> _What is being asked_
Look through the records below and collect all lines that hold the string "backup".

> _Dataset entries_
◇ ◇ ◇ ◇

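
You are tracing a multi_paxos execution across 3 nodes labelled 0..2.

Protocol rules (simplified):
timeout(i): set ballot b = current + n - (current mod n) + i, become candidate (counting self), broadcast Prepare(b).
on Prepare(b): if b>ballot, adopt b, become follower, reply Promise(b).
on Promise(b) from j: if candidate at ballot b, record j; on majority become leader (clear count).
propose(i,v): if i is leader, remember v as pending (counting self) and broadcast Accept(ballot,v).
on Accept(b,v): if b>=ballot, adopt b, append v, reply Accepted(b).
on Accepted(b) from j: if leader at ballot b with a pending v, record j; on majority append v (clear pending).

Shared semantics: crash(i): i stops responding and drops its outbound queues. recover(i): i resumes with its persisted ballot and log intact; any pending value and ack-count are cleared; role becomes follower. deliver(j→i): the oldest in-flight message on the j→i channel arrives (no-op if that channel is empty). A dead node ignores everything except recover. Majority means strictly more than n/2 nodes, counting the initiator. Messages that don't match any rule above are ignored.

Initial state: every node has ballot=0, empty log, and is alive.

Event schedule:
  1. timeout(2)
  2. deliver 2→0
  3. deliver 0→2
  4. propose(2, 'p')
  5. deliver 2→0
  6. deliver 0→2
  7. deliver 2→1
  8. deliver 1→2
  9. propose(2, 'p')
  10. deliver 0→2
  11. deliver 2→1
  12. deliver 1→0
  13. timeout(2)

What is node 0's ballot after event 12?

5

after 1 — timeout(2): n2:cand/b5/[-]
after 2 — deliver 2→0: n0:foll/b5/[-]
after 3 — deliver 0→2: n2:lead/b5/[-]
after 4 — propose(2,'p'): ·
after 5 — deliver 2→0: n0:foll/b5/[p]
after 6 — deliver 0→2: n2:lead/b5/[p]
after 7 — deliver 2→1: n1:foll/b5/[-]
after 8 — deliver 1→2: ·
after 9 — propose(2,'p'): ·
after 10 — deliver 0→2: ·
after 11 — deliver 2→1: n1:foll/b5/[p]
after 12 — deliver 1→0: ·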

◇ ◇ ◇ ◇

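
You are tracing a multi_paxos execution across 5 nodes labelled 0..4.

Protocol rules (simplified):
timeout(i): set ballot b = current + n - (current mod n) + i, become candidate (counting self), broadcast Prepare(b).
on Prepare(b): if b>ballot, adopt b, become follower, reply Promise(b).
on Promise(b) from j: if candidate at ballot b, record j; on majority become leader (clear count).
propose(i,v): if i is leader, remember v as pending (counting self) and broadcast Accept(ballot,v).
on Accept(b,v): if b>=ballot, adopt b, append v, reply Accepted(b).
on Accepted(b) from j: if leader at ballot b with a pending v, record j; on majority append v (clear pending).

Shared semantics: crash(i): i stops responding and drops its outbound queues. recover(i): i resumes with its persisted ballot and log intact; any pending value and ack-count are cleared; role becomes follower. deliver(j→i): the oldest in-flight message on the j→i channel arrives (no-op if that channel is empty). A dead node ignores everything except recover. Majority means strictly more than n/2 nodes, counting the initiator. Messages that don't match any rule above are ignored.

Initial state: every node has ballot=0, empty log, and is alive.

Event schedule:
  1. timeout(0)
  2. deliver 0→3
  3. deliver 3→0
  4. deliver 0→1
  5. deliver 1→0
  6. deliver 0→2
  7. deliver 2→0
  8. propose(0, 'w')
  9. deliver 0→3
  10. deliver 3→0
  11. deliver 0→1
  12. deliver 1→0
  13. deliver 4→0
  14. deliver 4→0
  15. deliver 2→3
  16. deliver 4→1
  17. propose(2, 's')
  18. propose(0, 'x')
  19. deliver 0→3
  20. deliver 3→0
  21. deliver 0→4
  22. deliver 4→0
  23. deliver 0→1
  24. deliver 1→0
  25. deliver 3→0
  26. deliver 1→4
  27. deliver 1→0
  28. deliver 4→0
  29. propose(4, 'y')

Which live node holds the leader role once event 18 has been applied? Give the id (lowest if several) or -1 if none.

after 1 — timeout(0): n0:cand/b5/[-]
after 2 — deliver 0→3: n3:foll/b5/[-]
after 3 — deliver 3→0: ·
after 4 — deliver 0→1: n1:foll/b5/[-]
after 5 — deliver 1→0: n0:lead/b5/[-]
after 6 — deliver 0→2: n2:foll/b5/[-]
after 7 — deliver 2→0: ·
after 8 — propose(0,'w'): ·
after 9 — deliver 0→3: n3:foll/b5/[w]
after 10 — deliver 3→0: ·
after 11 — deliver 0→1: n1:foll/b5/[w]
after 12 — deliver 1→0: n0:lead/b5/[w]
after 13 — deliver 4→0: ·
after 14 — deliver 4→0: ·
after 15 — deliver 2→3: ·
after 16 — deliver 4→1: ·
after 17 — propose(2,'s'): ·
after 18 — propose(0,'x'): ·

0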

◇ ◇ ◇ ◇

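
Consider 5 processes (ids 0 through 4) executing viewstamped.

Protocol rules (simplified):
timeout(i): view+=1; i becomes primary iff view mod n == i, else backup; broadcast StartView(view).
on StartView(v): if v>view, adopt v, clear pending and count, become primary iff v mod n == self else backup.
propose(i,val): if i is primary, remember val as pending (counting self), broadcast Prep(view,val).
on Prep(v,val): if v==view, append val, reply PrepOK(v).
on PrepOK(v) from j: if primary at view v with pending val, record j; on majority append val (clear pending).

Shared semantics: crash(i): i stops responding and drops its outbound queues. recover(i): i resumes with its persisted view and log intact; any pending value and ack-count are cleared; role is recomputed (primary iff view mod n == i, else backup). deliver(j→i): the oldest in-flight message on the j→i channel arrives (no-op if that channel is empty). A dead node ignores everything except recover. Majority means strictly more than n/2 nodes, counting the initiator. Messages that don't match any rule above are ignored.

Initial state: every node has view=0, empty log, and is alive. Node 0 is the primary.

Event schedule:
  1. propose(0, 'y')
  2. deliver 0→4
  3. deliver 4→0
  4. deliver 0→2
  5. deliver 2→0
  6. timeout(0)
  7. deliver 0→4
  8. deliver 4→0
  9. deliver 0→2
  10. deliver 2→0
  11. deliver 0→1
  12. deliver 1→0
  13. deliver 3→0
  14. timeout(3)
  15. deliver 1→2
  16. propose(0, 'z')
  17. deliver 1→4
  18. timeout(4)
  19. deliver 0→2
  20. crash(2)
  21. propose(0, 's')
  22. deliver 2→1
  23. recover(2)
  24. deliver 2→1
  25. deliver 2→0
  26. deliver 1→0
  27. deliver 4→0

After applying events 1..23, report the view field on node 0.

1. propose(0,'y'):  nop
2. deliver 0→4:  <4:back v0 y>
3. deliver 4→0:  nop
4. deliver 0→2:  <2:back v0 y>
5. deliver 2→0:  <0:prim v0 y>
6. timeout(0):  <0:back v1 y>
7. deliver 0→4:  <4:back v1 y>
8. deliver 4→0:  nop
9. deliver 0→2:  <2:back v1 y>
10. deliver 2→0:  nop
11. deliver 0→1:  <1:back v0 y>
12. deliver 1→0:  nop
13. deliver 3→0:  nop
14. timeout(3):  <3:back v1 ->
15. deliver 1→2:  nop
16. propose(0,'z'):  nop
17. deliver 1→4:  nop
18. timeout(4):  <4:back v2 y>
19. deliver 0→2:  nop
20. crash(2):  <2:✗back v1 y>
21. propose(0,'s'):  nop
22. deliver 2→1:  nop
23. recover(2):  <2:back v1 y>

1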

◇ ◇ ◇ ◇

> _Answer space_
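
timeout(i): view+=1; i becomes primary iff view mod n == i, else backup; broadcast StartView(view).
on StartView(v): if v>view, adopt v, clear pending and count, become primary iff v mod n == self else backup.
Shared semantics: crash(i): i stops responding and drops its outbound queues. recover(i): i resumes with its persisted view and log intact; any pending value and ack-count are cleared; role is recomputed (primary iff view mod n == i, else backup). deliver(j→i): the oldest in-flight message on the j→i channel arrives (no-op if that channel is empty). A dead node ignores everything except recover. Majority means strictly more than n/2 nodes, counting the initiator. Messages that don't match any rule above are ignored.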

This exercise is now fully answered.